● **Activity**:
Locate the line that contains "Target midspan belt sag is 12.0920". Print it and every subsequent line through the final line of the records, exactly and only those.
Material for this exercise Start Marker
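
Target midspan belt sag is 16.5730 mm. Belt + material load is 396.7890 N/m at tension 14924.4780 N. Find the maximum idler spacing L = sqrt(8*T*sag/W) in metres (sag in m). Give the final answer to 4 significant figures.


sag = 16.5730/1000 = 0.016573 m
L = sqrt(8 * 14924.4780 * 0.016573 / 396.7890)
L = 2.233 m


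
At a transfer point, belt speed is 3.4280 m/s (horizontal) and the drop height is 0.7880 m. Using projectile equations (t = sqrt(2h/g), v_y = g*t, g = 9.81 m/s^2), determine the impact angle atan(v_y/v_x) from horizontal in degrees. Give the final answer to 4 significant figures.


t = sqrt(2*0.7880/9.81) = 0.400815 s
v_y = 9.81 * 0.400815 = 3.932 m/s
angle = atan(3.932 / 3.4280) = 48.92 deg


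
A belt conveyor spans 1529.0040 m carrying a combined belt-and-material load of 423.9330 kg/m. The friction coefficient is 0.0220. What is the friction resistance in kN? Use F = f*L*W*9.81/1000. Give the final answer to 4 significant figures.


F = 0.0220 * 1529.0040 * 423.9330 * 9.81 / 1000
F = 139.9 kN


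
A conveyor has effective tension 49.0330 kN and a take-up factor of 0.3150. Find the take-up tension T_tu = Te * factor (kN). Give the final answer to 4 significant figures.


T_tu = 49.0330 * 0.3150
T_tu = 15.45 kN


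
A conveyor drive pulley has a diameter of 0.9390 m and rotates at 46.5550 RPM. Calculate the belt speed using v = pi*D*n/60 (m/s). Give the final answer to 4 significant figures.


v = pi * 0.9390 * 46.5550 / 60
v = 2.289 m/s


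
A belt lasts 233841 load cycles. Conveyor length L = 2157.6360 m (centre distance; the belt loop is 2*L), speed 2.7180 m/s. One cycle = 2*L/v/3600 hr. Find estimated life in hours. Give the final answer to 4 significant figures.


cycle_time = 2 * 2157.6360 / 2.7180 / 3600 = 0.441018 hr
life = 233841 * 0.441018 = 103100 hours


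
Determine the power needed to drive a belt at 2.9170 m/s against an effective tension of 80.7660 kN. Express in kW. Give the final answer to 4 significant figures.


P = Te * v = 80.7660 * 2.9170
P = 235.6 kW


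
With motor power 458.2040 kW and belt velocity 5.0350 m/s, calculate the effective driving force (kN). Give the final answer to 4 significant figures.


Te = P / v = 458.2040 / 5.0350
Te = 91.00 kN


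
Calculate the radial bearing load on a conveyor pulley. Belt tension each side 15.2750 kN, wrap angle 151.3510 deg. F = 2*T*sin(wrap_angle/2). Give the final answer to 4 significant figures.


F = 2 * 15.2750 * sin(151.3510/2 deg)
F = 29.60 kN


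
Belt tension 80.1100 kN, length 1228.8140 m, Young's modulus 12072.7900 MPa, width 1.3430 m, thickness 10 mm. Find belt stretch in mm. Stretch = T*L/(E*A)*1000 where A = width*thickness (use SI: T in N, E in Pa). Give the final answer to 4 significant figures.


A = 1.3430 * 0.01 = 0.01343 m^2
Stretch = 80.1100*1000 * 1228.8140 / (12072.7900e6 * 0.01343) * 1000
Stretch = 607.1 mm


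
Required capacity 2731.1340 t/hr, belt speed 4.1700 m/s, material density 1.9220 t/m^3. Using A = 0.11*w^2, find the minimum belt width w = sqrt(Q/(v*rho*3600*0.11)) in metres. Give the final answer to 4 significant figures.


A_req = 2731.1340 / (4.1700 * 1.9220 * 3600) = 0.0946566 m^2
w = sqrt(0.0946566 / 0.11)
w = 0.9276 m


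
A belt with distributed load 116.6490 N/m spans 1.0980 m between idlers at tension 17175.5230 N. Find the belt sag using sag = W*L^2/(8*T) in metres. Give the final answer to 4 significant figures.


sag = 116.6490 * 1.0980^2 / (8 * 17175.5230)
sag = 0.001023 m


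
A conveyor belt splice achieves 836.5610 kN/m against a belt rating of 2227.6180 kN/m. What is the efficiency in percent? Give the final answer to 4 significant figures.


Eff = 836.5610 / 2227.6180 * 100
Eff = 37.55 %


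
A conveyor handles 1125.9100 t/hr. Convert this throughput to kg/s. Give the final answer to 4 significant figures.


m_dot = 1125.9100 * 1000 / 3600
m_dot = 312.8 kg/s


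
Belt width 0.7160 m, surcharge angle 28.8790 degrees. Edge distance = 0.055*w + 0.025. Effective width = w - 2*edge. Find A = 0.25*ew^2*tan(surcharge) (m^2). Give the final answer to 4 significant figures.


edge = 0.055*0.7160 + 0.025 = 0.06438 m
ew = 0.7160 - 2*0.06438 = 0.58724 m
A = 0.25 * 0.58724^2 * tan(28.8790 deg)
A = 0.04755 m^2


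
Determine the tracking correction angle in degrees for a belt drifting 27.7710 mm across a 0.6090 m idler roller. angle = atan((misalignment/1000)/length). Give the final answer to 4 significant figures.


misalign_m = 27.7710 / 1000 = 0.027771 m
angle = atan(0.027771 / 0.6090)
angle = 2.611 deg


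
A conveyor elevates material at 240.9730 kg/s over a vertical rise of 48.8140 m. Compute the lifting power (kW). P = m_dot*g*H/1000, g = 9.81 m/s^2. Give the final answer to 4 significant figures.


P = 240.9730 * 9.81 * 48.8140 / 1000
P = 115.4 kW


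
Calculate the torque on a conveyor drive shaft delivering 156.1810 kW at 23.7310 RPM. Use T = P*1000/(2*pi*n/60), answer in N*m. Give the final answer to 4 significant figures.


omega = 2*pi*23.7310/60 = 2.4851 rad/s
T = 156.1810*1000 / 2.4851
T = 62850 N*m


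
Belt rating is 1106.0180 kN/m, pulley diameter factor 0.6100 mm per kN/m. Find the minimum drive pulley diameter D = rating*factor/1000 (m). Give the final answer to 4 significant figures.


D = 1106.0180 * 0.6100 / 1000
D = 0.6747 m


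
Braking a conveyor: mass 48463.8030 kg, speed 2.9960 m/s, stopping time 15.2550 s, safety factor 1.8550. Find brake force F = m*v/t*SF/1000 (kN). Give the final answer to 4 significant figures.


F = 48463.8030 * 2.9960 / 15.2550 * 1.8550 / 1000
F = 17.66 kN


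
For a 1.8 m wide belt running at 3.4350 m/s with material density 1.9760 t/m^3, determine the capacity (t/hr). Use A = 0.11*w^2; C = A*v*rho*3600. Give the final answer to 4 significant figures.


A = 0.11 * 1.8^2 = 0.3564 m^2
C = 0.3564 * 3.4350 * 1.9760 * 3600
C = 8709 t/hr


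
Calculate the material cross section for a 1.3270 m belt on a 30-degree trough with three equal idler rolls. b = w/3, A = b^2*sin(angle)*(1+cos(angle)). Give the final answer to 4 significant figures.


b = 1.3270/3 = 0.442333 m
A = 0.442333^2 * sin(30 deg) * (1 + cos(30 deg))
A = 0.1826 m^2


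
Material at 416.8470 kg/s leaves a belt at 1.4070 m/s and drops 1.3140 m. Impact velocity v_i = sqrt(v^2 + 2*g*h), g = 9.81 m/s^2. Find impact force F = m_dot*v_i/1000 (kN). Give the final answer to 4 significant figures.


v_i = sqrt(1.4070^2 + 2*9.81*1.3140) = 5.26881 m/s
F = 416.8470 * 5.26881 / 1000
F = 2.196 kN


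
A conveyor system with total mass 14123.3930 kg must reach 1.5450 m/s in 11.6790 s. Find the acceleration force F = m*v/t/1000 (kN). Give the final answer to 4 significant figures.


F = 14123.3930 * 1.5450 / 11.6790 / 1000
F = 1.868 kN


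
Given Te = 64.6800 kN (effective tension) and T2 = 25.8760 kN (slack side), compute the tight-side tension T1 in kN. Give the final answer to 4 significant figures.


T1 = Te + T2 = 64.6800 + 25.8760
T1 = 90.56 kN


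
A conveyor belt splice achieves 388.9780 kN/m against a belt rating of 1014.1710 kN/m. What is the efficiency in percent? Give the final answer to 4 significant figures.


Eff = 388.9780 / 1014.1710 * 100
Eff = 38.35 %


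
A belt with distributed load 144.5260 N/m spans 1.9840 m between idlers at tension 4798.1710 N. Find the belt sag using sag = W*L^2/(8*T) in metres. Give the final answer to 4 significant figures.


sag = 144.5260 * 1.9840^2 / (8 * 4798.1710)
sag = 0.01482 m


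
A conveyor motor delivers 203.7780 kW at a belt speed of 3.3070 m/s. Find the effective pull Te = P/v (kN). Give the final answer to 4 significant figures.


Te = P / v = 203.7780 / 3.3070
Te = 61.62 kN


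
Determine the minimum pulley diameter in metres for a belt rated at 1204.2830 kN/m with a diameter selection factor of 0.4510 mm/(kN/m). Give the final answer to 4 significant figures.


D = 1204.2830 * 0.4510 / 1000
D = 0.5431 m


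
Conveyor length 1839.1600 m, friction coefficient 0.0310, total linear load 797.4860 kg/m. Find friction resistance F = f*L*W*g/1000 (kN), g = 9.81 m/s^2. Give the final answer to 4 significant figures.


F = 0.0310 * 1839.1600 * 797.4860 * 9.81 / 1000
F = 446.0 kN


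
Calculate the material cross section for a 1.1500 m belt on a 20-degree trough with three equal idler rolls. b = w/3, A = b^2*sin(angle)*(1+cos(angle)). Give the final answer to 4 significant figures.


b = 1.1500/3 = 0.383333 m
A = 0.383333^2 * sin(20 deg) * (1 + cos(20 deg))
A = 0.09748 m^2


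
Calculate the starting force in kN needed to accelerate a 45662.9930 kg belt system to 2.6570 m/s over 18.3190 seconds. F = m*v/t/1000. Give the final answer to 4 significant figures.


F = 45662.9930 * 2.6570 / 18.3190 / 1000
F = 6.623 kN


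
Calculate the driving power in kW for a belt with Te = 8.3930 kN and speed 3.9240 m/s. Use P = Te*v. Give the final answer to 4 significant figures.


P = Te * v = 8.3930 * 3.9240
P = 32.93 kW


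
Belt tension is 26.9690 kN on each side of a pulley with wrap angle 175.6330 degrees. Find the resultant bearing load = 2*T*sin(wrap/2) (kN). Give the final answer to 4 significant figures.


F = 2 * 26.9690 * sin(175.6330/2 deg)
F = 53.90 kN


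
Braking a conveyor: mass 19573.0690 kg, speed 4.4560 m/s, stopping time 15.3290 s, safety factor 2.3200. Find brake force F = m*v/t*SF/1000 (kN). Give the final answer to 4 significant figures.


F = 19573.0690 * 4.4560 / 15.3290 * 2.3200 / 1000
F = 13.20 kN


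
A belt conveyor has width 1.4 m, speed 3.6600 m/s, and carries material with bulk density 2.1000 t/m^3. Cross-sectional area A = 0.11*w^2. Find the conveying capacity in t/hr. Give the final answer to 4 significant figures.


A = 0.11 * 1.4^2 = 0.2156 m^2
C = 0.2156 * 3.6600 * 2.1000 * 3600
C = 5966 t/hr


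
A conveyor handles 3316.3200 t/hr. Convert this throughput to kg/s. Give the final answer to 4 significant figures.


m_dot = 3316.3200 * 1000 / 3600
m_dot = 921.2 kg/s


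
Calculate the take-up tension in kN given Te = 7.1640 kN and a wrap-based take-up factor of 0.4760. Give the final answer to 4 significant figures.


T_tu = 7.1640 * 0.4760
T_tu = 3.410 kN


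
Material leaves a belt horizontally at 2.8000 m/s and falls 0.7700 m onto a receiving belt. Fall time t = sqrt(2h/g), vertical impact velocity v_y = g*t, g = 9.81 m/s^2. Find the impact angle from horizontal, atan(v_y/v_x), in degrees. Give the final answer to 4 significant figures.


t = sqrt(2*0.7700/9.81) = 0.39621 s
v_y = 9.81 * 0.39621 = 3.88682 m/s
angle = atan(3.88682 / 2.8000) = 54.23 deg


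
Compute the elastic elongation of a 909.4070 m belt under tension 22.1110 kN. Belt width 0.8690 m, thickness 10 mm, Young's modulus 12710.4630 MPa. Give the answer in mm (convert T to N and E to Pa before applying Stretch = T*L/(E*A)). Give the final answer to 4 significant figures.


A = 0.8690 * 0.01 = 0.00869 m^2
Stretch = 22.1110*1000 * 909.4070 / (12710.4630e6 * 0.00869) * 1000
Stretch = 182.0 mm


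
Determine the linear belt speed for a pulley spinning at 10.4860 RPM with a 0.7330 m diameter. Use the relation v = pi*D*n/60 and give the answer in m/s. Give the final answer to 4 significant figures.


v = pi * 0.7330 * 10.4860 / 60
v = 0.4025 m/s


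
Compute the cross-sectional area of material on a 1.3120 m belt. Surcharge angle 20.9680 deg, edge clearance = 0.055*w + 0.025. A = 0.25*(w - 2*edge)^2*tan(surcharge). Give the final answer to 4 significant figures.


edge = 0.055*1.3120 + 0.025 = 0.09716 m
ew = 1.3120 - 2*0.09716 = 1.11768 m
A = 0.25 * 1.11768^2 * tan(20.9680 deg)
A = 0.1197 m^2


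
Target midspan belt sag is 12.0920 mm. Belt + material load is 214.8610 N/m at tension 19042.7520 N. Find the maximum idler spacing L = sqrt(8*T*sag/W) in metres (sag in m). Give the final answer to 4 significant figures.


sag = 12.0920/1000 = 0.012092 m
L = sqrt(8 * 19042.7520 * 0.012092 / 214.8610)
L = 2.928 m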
Material for this exercise End Marker
● **Output of the task**:
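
Target midspan belt sag is 12.0920 mm. Belt + material load is 214.8610 N/m at tension 19042.7520 N. Find the maximum idler spacing L = sqrt(8*T*sag/W) in metres (sag in m). Give the final answer to 4 significant figures.


sag = 12.0920/1000 = 0.012092 m
L = sqrt(8 * 19042.7520 * 0.012092 / 214.8610)
L = 2.928 m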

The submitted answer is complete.